Work item: Reproduce the section of the listing that begins at the line containing "0.04 | 0.04 |" and finishes at the line containing "Taraxacum | 1". Include both end lines and nothing beyond them.

Data for review:
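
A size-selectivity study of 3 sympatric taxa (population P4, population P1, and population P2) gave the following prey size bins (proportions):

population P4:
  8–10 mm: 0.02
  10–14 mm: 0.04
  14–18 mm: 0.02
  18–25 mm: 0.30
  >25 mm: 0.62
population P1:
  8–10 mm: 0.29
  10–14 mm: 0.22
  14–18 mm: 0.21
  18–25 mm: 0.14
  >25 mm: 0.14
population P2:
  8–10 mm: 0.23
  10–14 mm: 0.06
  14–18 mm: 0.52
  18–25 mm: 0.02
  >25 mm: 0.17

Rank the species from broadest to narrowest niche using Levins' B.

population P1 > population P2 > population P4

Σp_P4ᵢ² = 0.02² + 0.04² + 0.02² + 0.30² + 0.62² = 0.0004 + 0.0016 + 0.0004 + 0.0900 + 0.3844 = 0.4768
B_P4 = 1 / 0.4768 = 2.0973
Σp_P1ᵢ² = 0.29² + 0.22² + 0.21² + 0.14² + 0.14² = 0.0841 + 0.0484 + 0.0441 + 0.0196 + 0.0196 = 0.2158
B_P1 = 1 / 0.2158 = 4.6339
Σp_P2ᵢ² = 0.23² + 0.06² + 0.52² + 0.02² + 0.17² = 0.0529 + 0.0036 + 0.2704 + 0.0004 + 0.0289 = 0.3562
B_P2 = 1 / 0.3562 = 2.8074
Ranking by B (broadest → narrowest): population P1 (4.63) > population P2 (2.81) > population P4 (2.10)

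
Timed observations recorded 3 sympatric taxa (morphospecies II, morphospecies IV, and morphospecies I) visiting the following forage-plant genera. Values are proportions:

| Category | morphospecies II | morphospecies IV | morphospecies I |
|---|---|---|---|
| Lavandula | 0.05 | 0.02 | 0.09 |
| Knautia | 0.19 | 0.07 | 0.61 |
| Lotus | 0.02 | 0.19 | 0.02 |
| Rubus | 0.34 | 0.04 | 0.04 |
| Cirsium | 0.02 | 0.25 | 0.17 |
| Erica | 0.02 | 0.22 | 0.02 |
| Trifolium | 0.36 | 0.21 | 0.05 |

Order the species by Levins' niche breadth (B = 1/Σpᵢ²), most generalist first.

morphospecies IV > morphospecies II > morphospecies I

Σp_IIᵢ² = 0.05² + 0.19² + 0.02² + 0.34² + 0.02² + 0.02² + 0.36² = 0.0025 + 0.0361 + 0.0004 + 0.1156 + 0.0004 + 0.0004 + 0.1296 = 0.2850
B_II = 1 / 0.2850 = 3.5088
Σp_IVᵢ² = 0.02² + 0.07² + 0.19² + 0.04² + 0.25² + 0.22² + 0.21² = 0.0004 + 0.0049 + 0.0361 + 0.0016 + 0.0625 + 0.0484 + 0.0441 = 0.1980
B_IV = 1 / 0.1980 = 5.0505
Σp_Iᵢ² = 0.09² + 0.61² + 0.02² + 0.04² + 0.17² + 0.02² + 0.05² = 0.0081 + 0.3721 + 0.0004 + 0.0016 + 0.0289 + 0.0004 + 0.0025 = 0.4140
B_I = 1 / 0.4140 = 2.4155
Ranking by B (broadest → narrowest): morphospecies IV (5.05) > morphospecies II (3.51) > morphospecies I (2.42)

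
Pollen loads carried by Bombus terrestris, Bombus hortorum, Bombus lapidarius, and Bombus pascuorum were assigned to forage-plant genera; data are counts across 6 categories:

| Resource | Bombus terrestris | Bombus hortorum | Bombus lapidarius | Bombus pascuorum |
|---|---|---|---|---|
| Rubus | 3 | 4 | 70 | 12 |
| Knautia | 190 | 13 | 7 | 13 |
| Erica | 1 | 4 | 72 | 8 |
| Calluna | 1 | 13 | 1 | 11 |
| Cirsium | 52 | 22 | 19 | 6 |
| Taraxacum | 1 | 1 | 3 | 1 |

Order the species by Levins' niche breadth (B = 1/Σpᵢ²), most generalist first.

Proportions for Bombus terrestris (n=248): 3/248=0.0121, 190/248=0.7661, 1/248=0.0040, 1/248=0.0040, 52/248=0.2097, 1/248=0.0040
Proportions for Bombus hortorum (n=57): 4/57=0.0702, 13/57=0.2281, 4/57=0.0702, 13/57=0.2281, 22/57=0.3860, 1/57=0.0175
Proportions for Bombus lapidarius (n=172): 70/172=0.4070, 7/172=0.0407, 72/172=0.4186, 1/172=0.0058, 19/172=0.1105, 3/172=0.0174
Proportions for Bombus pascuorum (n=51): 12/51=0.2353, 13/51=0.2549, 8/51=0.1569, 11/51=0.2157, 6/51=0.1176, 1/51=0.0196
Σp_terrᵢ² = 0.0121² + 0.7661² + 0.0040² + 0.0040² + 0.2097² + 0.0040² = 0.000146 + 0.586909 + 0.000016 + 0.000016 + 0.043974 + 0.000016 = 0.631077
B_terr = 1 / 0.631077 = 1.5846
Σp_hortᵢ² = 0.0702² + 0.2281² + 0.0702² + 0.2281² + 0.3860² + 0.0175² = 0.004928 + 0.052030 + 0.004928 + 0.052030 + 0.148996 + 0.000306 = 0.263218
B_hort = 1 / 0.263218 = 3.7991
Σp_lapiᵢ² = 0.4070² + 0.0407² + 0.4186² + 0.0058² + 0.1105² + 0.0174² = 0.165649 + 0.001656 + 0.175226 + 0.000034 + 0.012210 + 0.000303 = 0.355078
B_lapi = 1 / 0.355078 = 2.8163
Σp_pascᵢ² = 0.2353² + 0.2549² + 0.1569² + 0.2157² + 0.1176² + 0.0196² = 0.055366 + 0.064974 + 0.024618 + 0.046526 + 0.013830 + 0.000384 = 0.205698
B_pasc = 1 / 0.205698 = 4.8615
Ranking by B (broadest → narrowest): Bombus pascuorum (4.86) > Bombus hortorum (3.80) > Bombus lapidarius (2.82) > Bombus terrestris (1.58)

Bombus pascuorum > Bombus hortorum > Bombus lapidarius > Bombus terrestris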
==
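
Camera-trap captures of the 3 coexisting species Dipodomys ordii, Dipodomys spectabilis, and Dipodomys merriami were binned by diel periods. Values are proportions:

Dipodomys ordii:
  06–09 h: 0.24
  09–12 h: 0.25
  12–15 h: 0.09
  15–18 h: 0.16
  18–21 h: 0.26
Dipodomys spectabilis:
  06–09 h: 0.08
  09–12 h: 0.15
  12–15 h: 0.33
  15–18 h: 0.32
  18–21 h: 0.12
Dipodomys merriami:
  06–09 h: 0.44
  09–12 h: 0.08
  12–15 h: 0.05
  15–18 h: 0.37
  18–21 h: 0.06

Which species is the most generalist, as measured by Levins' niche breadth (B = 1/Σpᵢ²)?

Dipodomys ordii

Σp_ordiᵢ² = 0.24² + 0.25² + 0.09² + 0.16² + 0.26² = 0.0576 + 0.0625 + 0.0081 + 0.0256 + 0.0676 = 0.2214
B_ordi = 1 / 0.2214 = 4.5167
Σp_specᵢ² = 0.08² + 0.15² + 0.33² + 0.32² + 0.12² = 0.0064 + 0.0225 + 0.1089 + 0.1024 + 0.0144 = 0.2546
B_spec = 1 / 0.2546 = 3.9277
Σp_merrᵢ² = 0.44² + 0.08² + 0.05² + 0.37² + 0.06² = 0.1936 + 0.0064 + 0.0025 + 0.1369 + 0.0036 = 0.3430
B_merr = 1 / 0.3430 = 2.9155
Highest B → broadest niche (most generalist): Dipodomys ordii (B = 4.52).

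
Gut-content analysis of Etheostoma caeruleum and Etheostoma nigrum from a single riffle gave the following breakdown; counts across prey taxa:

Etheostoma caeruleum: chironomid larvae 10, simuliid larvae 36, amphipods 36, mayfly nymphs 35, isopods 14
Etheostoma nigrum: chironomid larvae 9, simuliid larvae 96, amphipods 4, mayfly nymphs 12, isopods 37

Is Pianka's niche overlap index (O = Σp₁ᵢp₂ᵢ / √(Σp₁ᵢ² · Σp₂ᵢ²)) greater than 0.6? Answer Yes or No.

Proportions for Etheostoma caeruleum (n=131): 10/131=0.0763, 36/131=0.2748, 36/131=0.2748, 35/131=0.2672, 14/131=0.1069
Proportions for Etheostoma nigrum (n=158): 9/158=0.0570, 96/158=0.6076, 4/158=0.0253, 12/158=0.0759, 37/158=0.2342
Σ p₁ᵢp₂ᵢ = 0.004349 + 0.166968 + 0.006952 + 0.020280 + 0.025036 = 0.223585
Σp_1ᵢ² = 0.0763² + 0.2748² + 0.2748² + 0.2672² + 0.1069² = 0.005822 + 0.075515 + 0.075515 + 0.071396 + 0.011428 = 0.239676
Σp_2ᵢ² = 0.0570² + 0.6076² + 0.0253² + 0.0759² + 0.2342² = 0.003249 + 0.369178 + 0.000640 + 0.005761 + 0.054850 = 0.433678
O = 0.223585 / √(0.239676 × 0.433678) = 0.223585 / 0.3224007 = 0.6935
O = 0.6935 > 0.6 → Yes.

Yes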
--
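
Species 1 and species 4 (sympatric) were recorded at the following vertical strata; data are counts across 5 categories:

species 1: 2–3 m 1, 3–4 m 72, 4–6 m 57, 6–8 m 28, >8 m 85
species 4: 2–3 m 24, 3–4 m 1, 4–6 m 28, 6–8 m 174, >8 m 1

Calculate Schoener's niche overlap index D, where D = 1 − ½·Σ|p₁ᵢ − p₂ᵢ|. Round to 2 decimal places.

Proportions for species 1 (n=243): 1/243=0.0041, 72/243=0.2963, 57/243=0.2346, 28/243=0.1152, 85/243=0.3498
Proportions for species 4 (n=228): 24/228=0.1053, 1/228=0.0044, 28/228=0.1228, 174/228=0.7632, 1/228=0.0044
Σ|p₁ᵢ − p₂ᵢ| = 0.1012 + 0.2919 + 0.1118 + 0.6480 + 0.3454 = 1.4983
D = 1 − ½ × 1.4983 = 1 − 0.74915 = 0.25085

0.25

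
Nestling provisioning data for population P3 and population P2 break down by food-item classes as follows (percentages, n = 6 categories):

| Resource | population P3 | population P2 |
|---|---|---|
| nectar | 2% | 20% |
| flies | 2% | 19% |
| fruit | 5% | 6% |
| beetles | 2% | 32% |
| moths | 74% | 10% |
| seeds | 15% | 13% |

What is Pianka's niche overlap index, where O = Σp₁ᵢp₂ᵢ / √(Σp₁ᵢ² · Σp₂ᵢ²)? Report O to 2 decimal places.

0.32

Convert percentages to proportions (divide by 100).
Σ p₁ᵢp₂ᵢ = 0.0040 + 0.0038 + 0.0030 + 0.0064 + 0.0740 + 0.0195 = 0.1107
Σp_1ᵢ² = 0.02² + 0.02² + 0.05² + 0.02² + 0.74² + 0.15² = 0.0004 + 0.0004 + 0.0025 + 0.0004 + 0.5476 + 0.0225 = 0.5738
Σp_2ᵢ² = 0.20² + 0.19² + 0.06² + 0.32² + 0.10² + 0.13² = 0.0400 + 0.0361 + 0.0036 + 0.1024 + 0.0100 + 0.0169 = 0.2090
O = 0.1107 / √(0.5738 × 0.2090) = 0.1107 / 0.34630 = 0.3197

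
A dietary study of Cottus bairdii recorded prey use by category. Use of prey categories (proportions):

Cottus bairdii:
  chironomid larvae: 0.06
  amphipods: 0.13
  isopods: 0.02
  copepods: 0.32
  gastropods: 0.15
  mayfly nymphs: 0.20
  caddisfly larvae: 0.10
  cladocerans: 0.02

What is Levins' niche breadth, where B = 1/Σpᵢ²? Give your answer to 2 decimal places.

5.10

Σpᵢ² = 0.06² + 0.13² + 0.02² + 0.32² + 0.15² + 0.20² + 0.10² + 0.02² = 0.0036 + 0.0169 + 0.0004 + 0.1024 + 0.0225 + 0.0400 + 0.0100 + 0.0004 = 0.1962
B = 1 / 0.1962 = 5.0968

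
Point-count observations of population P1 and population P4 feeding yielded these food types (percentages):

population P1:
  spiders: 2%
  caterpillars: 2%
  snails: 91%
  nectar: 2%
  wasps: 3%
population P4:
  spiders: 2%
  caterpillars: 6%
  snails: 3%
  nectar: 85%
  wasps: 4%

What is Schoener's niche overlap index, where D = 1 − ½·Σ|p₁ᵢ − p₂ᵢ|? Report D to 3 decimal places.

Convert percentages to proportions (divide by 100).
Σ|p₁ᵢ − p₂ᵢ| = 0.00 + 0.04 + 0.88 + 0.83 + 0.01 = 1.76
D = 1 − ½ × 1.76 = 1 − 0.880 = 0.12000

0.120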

Answer space:
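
| Rubus | 0.34 | 0.04 | 0.04 |
| Cirsium | 0.02 | 0.25 | 0.17 |
| Erica | 0.02 | 0.22 | 0.02 |
| Trifolium | 0.36 | 0.21 | 0.05 |

Order the species by Levins' niche breadth (B = 1/Σpᵢ²), most generalist first.

morphospecies IV > morphospecies II > morphospecies I

Σp_IIᵢ² = 0.05² + 0.19² + 0.02² + 0.34² + 0.02² + 0.02² + 0.36² = 0.0025 + 0.0361 + 0.0004 + 0.1156 + 0.0004 + 0.0004 + 0.1296 = 0.2850
B_II = 1 / 0.2850 = 3.5088
Σp_IVᵢ² = 0.02² + 0.07² + 0.19² + 0.04² + 0.25² + 0.22² + 0.21² = 0.0004 + 0.0049 + 0.0361 + 0.0016 + 0.0625 + 0.0484 + 0.0441 = 0.1980
B_IV = 1 / 0.1980 = 5.0505
Σp_Iᵢ² = 0.09² + 0.61² + 0.02² + 0.04² + 0.17² + 0.02² + 0.05² = 0.0081 + 0.3721 + 0.0004 + 0.0016 + 0.0289 + 0.0004 + 0.0025 = 0.4140
B_I = 1 / 0.4140 = 2.4155
Ranking by B (broadest → narrowest): morphospecies IV (5.05) > morphospecies II (3.51) > morphospecies I (2.42)

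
Pollen loads carried by Bombus terrestris, Bombus hortorum, Bombus lapidarius, and Bombus pascuorum were assigned to forage-plant genera; data are counts across 6 categories:

| Resource | Bombus terrestris | Bombus hortorum | Bombus lapidarius | Bombus pascuorum |
|---|---|---|---|---|
| Rubus | 3 | 4 | 70 | 12 |
| Knautia | 190 | 13 | 7 | 13 |
| Erica | 1 | 4 | 72 | 8 |
| Calluna | 1 | 13 | 1 | 11 |
| Cirsium | 52 | 22 | 19 | 6 |
| Taraxacum | 1 | 1 | 3 | 1 |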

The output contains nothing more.